_Work to complete_:
Each entry needs to be reproduced exactly as it is.

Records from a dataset
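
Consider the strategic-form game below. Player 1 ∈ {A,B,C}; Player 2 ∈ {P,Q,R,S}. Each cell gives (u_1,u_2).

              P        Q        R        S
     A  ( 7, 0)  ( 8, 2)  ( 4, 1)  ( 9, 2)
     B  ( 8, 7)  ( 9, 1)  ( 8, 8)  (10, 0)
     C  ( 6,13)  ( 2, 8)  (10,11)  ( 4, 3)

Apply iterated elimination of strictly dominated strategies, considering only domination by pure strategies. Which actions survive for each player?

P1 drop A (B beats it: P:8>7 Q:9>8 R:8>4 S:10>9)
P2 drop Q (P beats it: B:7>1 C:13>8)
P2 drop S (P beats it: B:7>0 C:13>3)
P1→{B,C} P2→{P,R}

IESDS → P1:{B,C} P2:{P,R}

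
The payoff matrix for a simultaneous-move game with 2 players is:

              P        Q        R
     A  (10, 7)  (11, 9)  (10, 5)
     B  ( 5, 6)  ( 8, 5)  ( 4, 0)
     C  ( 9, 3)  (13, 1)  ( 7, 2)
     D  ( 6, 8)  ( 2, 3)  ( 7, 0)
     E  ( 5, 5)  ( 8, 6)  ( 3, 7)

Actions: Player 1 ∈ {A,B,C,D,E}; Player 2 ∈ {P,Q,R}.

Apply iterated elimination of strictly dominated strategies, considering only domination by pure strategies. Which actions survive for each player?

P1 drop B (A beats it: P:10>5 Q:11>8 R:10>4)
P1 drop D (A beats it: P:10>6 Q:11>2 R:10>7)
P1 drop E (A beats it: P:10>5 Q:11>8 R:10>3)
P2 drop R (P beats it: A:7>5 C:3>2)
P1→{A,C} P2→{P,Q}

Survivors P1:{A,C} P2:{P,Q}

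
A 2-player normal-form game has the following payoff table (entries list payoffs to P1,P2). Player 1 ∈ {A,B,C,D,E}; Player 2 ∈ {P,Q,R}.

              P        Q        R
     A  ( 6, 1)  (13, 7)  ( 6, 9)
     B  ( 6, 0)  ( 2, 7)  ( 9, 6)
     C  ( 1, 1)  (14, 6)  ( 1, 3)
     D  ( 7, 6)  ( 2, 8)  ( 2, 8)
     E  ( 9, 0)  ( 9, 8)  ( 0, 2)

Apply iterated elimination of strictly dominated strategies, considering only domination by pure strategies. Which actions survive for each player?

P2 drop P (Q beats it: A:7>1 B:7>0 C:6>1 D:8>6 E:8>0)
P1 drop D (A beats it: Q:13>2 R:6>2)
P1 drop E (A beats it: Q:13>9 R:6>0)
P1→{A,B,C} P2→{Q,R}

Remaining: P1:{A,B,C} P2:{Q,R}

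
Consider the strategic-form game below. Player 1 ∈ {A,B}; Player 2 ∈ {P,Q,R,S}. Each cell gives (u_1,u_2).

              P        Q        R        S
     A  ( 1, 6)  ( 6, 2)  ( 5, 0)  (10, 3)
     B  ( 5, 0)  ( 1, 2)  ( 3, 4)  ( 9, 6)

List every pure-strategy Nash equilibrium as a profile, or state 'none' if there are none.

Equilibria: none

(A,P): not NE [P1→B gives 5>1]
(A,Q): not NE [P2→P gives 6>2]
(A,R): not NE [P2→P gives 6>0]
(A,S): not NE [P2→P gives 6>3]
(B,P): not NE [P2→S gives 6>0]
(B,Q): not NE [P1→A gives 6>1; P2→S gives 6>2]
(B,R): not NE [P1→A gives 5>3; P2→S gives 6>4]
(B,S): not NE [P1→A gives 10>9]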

_Solution_:
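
Consider the strategic-form game below. Player 1 ∈ {A,B,C}; Player 2 ∈ {P,Q,R,S}. Each cell gives (u_1,u_2).

              P        Q        R        S
     A  ( 7, 0)  ( 8, 2)  ( 4, 1)  ( 9, 2)
     B  ( 8, 7)  ( 9, 1)  ( 8, 8)  (10, 0)
     C  ( 6,13)  ( 2, 8)  (10,11)  ( 4, 3)

Apply iterated elimination of strictly dominated strategies, considering only domination by pure strategies. Which actions survive for each player?

P1 drop A (B beats it: P:8>7 Q:9>8 R:8>4 S:10>9)
P2 drop Q (P beats it: B:7>1 C:13>8)
P2 drop S (P beats it: B:7>0 C:13>3)
P1→{B,C} P2→{P,R}

IESDS → P1:{B,C} P2:{P,R}

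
The payoff matrix for a simultaneous-move game with 2 players is:

              P        Q        R
     A  (10, 7)  (11, 9)  (10, 5)
     B  ( 5, 6)  ( 8, 5)  ( 4, 0)
     C  ( 9, 3)  (13, 1)  ( 7, 2)
     D  ( 6, 8)  ( 2, 3)  ( 7, 0)
     E  ( 5, 5)  ( 8, 6)  ( 3, 7)

Actions: Player 1 ∈ {A,B,C,D,E}; Player 2 ∈ {P,Q,R}.

Apply iterated elimination of strictly dominated strategies, considering only domination by pure strategies. Which actions survive for each player?

P1 drop B (A beats it: P:10>5 Q:11>8 R:10>4)
P1 drop D (A beats it: P:10>6 Q:11>2 R:10>7)
P1 drop E (A beats it: P:10>5 Q:11>8 R:10>3)
P2 drop R (P beats it: A:7>5 C:3>2)
P1→{A,C} P2→{P,Q}

Survivors P1:{A,C} P2:{P,Q}

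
A 2-player normal-form game has the following payoff table (entries list payoffs to P1,P2). Player 1 ∈ {A,B,C,D,E}; Player 2 ∈ {P,Q,R}.

              P        Q        R
     A  ( 6, 1)  (13, 7)  ( 6, 9)
     B  ( 6, 0)  ( 2, 7)  ( 9, 6)
     C  ( 1, 1)  (14, 6)  ( 1, 3)
     D  ( 7, 6)  ( 2, 8)  ( 2, 8)
     E  ( 9, 0)  ( 9, 8)  ( 0, 2)

Apply iterated elimination of strictly dominated strategies, considering only domination by pure strategies. Which actions survive for each player?

P2 drop P (Q beats it: A:7>1 B:7>0 C:6>1 D:8>6 E:8>0)
P1 drop D (A beats it: Q:13>2 R:6>2)
P1 drop E (A beats it: Q:13>9 R:6>0)
P1→{A,B,C} P2→{Q,R}

Remaining: P1:{A,B,C} P2:{Q,R}

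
Consider the strategic-form game below. Player 1 ∈ {A,B}; Player 2 ∈ {P,Q,R,S}. Each cell gives (u_1,u_2).

              P        Q        R        S
     A  ( 1, 6)  ( 6, 2)  ( 5, 0)  (10, 3)
     B  ( 5, 0)  ( 1, 2)  ( 3, 4)  ( 9, 6)

List every pure-strategy Nash equilibrium as a profile, or state 'none' if there are none.

Equilibria: none

(A,P): not NE [P1→B gives 5>1]
(A,Q): not NE [P2→P gives 6>2]
(A,R): not NE [P2→P gives 6>0]
(A,S): not NE [P2→P gives 6>3]
(B,P): not NE [P2→S gives 6>0]
(B,Q): not NE [P1→A gives 6>1; P2→S gives 6>2]
(B,R): not NE [P1→A gives 5>3; P2→S gives 6>4]
(B,S): not NE [P1→A gives 10>9]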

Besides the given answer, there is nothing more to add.